Records drawn from a dataset:
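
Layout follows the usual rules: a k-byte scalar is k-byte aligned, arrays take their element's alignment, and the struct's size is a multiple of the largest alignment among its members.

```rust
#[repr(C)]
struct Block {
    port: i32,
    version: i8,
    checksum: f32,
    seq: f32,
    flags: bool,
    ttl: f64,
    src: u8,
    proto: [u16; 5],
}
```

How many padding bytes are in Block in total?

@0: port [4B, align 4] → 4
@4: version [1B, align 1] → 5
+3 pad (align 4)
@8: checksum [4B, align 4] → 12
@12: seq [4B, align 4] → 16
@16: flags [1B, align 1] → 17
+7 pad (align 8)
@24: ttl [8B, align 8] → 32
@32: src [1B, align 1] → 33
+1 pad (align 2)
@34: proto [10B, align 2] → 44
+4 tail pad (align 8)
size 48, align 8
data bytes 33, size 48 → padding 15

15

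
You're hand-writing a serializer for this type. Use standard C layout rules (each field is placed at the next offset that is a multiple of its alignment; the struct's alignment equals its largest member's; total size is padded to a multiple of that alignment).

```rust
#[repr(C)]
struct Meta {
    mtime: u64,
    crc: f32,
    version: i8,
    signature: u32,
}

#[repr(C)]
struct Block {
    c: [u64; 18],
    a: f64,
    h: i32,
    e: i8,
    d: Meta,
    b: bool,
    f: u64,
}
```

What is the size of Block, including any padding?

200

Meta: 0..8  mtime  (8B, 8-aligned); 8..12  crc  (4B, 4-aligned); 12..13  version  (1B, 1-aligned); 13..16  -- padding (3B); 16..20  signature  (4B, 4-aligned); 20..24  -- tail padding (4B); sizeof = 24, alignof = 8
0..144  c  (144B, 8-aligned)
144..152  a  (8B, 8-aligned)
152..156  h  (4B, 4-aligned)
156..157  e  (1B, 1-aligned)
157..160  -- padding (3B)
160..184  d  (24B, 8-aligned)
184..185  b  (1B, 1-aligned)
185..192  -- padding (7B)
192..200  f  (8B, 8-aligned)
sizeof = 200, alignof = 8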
* * *
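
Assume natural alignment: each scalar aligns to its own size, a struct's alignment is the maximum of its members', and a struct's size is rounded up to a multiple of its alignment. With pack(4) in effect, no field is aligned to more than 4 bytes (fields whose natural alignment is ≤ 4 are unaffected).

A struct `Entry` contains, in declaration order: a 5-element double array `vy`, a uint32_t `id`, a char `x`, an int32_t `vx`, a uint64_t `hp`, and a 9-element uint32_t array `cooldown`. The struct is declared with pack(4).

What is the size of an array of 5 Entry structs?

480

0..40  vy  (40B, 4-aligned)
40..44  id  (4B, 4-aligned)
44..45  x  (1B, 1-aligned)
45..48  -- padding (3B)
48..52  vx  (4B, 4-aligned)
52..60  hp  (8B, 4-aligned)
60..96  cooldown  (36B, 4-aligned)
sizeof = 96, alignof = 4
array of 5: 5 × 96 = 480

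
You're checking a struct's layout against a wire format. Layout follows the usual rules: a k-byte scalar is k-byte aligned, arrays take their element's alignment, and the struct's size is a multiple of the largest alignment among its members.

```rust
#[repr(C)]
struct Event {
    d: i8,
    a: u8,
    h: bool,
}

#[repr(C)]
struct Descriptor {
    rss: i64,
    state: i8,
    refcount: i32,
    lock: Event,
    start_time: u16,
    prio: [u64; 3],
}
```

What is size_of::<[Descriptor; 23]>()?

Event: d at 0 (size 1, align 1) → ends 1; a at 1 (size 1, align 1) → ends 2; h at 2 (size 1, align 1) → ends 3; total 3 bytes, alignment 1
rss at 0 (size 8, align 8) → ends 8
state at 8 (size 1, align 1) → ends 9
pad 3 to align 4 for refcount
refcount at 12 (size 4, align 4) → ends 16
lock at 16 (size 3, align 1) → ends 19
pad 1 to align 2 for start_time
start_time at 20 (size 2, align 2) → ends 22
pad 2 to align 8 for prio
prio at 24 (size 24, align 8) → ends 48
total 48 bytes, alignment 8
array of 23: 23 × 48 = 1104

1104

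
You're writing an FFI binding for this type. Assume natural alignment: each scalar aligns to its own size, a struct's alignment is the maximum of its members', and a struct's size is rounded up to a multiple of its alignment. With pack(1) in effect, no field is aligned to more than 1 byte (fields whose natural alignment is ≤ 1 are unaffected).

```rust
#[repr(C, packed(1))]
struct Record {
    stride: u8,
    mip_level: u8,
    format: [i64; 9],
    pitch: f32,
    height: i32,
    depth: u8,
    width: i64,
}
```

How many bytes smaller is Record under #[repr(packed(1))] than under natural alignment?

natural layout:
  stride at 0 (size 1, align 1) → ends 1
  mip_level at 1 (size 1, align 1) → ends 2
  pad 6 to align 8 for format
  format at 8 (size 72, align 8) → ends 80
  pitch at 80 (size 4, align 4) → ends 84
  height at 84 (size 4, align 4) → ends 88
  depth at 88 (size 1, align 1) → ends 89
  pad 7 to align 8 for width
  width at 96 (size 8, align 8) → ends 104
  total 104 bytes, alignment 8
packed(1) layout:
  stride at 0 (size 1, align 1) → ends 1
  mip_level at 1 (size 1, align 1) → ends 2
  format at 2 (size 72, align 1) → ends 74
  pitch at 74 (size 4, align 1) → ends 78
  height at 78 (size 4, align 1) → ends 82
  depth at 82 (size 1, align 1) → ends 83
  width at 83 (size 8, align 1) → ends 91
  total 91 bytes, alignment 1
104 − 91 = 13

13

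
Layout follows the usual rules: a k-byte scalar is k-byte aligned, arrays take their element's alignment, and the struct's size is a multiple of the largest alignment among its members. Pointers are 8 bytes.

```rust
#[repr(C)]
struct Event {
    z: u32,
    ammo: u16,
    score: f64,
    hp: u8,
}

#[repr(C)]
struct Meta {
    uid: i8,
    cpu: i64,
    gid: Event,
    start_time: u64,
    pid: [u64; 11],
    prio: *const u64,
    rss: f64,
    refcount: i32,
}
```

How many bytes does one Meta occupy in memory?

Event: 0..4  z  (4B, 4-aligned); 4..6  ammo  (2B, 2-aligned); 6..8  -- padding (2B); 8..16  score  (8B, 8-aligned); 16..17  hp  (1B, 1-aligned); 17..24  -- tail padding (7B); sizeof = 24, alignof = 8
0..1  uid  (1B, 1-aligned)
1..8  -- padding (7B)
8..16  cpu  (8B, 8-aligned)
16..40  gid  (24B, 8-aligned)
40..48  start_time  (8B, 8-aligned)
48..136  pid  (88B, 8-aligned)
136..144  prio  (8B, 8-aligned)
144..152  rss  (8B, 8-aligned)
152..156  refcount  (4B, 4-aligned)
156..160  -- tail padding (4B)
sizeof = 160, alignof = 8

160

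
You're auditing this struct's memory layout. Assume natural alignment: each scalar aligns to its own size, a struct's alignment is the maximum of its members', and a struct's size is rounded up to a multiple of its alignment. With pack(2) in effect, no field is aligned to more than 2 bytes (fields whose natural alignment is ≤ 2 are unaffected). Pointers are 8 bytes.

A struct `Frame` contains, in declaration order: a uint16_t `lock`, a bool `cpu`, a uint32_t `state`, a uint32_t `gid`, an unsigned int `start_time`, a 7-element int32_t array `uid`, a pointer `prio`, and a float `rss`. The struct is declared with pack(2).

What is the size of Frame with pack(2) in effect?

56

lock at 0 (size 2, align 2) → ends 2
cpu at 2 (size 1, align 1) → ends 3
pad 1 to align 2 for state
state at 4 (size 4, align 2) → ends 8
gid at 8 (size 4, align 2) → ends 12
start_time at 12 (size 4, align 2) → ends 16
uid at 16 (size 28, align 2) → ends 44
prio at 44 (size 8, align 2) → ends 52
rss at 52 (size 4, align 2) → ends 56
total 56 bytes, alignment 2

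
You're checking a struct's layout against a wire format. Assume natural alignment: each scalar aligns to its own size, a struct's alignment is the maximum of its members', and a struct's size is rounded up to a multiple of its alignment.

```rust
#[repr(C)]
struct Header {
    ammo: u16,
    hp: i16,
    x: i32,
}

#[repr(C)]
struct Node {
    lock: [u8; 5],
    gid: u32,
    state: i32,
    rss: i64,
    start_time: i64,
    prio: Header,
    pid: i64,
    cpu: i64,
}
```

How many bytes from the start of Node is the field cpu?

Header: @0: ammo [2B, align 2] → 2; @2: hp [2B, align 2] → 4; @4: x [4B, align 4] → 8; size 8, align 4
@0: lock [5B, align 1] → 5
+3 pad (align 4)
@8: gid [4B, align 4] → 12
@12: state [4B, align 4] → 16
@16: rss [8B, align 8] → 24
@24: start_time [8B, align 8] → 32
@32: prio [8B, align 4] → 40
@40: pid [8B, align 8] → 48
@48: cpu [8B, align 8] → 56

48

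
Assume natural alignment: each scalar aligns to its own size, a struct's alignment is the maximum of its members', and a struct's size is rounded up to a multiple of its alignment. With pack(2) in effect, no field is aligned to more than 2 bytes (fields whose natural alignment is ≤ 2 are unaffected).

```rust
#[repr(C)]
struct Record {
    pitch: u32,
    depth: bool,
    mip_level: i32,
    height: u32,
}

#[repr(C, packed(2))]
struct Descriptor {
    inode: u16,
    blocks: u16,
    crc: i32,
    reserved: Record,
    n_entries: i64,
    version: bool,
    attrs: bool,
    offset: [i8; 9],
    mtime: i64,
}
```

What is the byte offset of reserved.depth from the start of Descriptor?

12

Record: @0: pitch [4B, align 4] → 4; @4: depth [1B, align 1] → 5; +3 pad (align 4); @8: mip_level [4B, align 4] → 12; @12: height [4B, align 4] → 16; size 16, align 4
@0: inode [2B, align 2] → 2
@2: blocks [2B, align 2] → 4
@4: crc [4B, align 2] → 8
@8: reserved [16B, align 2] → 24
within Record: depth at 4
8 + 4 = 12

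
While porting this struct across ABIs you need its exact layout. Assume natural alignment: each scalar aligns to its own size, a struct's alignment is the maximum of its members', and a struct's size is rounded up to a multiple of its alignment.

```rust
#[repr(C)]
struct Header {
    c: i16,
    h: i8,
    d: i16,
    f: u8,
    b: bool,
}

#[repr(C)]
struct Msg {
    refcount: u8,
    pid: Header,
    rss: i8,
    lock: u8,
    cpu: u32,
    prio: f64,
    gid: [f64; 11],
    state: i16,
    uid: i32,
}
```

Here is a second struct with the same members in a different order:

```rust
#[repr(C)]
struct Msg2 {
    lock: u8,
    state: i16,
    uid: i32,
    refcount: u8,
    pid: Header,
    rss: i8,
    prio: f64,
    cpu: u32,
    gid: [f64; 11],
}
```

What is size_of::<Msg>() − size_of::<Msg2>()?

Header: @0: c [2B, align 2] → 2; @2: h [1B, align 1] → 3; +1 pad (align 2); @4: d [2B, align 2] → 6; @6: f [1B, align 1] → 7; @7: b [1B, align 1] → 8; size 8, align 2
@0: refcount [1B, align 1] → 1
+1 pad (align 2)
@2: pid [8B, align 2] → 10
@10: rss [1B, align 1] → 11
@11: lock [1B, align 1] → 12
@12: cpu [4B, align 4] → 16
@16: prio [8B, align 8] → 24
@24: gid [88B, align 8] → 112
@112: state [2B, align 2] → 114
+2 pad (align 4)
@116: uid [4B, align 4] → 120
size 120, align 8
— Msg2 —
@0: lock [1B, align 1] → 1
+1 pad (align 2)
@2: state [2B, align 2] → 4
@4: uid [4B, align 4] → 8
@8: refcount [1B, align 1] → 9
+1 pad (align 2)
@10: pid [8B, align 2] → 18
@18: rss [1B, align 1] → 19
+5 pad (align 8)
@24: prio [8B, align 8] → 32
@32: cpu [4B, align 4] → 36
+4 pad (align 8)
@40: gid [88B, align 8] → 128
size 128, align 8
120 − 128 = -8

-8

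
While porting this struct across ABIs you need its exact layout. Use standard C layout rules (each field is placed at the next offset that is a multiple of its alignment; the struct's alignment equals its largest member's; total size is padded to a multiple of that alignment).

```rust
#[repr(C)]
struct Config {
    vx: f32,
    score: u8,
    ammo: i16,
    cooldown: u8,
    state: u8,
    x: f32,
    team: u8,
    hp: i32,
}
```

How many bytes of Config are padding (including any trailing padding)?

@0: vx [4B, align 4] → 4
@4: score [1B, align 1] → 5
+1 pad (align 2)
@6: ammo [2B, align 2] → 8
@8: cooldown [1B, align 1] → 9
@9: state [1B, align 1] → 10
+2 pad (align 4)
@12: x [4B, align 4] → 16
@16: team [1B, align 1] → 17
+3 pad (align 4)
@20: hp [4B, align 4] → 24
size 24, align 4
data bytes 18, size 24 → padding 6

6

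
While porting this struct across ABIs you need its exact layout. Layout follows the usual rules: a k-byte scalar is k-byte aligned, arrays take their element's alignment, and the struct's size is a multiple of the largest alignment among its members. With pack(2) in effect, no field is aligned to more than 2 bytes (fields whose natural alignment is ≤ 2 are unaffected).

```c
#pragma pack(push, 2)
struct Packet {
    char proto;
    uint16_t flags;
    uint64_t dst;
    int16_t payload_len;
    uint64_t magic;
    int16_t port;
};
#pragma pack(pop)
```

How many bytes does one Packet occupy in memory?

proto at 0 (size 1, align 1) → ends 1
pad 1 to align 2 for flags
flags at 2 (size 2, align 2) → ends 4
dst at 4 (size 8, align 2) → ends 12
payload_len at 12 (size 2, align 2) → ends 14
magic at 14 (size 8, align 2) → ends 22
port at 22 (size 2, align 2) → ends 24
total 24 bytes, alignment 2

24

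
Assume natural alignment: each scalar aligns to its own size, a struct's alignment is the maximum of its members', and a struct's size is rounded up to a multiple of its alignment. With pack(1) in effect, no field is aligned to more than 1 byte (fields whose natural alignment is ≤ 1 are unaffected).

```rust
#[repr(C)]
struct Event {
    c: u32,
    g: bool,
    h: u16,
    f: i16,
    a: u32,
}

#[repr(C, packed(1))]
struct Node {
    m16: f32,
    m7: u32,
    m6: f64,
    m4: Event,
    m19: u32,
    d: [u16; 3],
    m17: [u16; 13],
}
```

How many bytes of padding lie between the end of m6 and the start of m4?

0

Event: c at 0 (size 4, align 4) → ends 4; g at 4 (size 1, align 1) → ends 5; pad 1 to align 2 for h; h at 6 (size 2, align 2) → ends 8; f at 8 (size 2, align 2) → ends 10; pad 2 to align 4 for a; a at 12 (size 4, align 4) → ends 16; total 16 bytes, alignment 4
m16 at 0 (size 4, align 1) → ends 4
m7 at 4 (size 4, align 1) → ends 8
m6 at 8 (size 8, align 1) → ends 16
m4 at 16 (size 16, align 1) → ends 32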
...
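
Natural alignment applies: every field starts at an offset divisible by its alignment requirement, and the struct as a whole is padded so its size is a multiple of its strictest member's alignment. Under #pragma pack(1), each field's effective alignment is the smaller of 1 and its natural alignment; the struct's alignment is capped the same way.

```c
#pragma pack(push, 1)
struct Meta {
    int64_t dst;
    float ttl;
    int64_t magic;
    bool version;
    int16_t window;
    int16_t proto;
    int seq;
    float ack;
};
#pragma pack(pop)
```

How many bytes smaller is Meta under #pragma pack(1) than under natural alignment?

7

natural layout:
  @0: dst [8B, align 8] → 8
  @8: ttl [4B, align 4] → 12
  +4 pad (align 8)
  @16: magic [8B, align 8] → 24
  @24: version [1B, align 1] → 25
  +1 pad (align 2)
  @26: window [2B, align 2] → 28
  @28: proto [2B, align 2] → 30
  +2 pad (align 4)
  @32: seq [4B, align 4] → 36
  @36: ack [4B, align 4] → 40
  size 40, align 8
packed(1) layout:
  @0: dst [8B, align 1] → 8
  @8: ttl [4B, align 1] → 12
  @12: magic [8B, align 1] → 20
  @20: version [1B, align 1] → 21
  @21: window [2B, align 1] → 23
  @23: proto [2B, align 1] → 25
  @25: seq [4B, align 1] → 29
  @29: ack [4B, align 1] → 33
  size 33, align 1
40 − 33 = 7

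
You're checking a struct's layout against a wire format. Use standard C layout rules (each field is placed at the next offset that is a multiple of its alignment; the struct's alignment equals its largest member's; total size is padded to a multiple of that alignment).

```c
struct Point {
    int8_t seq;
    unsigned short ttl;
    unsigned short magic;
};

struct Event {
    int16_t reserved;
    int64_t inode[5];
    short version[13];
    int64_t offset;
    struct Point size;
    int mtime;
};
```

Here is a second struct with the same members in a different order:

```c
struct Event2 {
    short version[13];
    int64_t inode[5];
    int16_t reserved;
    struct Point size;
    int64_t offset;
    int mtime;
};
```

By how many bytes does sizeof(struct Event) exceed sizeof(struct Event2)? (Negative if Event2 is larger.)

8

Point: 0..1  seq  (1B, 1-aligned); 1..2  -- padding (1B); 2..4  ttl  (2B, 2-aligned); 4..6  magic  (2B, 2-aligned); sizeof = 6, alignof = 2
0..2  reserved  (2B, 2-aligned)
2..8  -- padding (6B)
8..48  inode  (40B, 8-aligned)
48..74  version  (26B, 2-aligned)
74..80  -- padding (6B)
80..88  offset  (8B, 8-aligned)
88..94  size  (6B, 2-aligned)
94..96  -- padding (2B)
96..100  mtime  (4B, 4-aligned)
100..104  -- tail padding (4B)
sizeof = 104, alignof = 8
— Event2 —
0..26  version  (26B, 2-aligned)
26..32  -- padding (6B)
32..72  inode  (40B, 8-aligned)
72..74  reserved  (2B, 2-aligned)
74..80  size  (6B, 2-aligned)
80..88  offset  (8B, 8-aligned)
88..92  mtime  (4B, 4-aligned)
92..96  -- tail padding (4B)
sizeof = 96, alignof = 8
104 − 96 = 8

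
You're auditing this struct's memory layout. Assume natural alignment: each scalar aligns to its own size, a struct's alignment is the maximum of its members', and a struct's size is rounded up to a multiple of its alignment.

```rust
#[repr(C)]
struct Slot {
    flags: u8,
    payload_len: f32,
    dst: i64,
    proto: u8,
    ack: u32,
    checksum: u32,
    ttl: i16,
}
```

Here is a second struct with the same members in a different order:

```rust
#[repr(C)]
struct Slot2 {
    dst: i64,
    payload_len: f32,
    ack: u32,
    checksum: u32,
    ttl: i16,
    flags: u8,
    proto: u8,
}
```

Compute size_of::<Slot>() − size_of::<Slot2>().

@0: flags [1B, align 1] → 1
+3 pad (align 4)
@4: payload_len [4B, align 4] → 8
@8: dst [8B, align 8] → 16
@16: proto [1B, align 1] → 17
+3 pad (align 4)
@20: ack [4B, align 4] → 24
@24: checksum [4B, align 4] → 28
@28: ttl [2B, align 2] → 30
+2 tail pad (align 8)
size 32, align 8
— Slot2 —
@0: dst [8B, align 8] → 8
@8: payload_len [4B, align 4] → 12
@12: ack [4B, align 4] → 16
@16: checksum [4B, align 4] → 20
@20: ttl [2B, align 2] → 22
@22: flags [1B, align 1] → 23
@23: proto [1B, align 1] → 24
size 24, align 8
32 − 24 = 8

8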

Work request
Could you copy every line from the records that mentions the word "float"?

Response area
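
A struct `Frame` contains, in declaration order: a uint16_t `lock`, a bool `cpu`, a uint32_t `state`, a uint32_t `gid`, an unsigned int `start_time`, a 7-element int32_t array `uid`, a pointer `prio`, and a float `rss`. The struct is declared with pack(2).
    float ttl;
    float ack;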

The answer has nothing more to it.